* **Brief**
In the records that follow, find the line with "(2,0) r=255 g=216 b=22 α=1/2"; from there, retype every line exactly through the line with "(1,1) r=28 g=112 b=32 α=1/2", which also belongs to the answer.

** Opening Records to use block **

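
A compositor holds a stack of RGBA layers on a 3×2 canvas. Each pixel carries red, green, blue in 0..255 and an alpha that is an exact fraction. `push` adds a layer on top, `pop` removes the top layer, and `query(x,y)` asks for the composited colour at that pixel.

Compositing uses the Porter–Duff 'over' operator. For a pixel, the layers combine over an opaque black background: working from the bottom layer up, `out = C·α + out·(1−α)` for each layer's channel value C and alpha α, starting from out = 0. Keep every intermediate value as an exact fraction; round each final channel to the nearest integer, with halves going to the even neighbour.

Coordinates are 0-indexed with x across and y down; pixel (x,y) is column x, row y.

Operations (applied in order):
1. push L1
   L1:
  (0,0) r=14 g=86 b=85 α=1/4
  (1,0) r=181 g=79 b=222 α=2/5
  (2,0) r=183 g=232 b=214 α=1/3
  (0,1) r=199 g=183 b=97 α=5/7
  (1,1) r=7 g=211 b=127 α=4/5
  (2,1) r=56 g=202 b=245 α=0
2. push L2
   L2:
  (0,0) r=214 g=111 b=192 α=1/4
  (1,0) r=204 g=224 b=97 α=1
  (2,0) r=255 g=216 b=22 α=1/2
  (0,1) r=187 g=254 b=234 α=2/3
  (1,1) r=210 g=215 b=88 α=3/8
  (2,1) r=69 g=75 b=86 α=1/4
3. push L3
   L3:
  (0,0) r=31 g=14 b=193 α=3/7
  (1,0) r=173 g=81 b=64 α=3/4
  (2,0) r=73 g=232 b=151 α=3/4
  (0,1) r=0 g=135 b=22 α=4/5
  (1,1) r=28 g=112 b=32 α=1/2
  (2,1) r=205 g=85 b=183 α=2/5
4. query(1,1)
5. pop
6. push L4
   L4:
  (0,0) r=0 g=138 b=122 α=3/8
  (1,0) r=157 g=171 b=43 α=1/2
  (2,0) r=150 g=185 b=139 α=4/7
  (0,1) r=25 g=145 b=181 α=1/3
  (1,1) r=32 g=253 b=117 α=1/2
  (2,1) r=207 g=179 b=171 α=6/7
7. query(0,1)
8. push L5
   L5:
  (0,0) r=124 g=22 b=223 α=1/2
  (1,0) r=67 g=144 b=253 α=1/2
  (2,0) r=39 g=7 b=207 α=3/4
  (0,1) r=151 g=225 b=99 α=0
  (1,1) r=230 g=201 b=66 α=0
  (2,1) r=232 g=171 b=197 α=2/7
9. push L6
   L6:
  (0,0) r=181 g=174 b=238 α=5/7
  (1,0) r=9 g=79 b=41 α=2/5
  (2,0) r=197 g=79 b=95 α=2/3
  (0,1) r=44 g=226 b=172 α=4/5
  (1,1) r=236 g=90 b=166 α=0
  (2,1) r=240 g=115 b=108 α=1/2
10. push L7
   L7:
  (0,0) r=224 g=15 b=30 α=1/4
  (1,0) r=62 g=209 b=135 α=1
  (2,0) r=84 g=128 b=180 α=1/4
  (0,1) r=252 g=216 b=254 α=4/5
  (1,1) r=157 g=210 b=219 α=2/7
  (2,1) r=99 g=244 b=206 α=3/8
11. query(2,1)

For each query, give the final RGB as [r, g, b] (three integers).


(1,1) stack=L1,L2,L3; from [0,0,0]:
after L1 α=4/5: [28/5, 844/5, 508/5]
after L2 α=3/8: [329/4, 1489/8, 193/2]
after L3 α=1/2: [441/8, 2385/16, 257/4]
= [55, 149, 64]

at x=0,y=1 over L1,L2,L4:
after L1 α=5/7: [995/7, 915/7, 485/7]
after L2 α=2/3: [3613/21, 4471/21, 3761/21]
after L4 α=1/3: [7751/63, 11987/63, 11323/63]
rounded: [123, 190, 180]

at x=2,y=1 over L1,L2,L4,L5,L6,L7:
after L1 α=0: [0, 0, 0]
after L2 α=1/4: [69/4, 75/4, 43/2]
after L4 α=6/7: [5037/28, 4371/28, 2095/14]
after L5 α=2/7: [38177/196, 31431/196, 15991/98]
after L6 α=1/2: [85217/392, 53971/392, 26575/196]
after L7 α=3/8: [542509/3136, 556799/3136, 254003/1568]
→ [173, 178, 162]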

** Closing Records to use block **

* **Answer**
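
  (2,0) r=255 g=216 b=22 α=1/2
  (0,1) r=187 g=254 b=234 α=2/3
  (1,1) r=210 g=215 b=88 α=3/8
  (2,1) r=69 g=75 b=86 α=1/4
3. push L3
   L3:
  (0,0) r=31 g=14 b=193 α=3/7
  (1,0) r=173 g=81 b=64 α=3/4
  (2,0) r=73 g=232 b=151 α=3/4
  (0,1) r=0 g=135 b=22 α=4/5
  (1,1) r=28 g=112 b=32 α=1/2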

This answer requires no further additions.